#### Aim of the exercise:
Only one stretch of the listing below is wanted. Give it again exactly, from the line with "Update: x = x^- +" through the line with "h(x) = [sin(x0), cos(x1)].".

#### Given entries:

★ ★ ★ ★ ★ ★ ★

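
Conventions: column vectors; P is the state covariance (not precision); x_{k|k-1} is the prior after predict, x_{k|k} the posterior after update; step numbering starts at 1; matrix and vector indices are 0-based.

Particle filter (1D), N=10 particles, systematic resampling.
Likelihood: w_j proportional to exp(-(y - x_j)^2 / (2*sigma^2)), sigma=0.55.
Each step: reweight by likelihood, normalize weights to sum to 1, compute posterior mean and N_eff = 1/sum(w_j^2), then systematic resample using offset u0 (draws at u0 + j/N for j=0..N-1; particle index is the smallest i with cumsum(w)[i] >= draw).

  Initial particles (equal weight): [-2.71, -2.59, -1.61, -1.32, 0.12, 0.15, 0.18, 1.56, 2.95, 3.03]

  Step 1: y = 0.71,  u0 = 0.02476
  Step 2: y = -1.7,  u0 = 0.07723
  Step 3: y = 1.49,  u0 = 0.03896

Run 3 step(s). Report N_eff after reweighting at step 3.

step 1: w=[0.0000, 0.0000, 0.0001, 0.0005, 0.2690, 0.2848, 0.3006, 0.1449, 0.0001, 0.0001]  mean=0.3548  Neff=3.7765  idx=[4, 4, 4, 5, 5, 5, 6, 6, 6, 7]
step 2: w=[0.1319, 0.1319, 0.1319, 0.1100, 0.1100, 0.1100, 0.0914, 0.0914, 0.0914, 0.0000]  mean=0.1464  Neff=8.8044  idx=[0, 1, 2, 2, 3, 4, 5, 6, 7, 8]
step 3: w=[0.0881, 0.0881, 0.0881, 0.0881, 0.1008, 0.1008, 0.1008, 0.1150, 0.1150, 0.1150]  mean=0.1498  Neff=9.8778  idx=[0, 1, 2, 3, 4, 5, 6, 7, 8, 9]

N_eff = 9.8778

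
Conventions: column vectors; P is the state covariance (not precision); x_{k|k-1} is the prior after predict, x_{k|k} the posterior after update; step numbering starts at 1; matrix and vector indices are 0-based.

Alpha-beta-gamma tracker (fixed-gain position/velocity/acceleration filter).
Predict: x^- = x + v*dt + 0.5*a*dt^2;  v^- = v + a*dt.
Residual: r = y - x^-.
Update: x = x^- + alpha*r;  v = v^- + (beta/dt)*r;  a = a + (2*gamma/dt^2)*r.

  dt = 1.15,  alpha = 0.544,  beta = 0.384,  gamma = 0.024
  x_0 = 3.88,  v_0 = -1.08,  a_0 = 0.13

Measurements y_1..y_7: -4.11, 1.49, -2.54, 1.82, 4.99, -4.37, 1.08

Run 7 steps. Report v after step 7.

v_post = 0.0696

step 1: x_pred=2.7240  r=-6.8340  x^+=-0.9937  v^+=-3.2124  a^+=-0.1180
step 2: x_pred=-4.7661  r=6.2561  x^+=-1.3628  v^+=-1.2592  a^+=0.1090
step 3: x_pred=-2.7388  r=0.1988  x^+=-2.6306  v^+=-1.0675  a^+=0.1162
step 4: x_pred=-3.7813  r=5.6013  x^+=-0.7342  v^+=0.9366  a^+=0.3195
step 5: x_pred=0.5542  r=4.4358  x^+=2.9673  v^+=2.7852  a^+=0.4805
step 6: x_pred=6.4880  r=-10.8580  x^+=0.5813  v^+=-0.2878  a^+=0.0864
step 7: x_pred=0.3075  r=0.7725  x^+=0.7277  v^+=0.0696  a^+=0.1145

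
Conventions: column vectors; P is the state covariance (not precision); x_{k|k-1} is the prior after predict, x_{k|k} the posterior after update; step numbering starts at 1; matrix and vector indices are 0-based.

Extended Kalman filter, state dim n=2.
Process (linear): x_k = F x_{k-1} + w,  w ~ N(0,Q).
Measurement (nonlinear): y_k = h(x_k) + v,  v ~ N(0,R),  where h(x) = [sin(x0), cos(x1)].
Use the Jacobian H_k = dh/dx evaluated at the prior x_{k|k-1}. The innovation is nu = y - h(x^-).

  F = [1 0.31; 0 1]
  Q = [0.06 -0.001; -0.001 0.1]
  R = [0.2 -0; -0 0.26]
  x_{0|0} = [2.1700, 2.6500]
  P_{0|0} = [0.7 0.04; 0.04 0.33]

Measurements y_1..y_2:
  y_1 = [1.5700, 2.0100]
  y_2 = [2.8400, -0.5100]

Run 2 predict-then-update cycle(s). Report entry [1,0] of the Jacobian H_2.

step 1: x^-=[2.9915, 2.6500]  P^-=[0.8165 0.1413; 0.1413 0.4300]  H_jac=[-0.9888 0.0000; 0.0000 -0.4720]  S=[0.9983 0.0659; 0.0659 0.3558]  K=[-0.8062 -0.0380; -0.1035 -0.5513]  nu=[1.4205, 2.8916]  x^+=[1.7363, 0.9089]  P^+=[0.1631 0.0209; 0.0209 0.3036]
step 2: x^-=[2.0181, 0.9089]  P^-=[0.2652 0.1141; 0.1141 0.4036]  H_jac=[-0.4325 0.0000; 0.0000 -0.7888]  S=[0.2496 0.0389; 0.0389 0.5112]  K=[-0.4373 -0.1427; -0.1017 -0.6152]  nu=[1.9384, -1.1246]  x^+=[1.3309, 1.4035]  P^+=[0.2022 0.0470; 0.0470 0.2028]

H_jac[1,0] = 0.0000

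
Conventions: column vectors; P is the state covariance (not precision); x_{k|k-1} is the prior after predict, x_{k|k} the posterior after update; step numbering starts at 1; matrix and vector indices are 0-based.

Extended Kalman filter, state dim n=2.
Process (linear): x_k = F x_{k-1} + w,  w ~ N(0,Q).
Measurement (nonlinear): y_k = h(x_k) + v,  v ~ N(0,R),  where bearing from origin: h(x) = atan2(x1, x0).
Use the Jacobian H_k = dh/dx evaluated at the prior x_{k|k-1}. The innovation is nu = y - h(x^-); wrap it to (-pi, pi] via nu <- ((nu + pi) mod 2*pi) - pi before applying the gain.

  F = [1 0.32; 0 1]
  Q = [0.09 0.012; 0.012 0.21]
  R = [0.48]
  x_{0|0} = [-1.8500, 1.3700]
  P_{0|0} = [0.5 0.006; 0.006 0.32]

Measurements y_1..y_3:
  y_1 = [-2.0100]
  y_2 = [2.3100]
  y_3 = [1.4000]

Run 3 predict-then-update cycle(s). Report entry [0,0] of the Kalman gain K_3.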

★ ★ ★ ★ ★ ★ ★

#### Output below:
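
Update: x = x^- + alpha*r;  v = v^- + (beta/dt)*r;  a = a + (2*gamma/dt^2)*r.

  dt = 1.15,  alpha = 0.544,  beta = 0.384,  gamma = 0.024
  x_0 = 3.88,  v_0 = -1.08,  a_0 = 0.13

Measurements y_1..y_7: -4.11, 1.49, -2.54, 1.82, 4.99, -4.37, 1.08

Run 7 steps. Report v after step 7.

v_post = 0.0696

step 1: x_pred=2.7240  r=-6.8340  x^+=-0.9937  v^+=-3.2124  a^+=-0.1180
step 2: x_pred=-4.7661  r=6.2561  x^+=-1.3628  v^+=-1.2592  a^+=0.1090
step 3: x_pred=-2.7388  r=0.1988  x^+=-2.6306  v^+=-1.0675  a^+=0.1162
step 4: x_pred=-3.7813  r=5.6013  x^+=-0.7342  v^+=0.9366  a^+=0.3195
step 5: x_pred=0.5542  r=4.4358  x^+=2.9673  v^+=2.7852  a^+=0.4805
step 6: x_pred=6.4880  r=-10.8580  x^+=0.5813  v^+=-0.2878  a^+=0.0864
step 7: x_pred=0.3075  r=0.7725  x^+=0.7277  v^+=0.0696  a^+=0.1145

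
Conventions: column vectors; P is the state covariance (not precision); x_{k|k-1} is the prior after predict, x_{k|k} the posterior after update; step numbering starts at 1; matrix and vector indices are 0-based.

Extended Kalman filter, state dim n=2.
Process (linear): x_k = F x_{k-1} + w,  w ~ N(0,Q).
Measurement (nonlinear): y_k = h(x_k) + v,  v ~ N(0,R),  where h(x) = [sin(x0), cos(x1)].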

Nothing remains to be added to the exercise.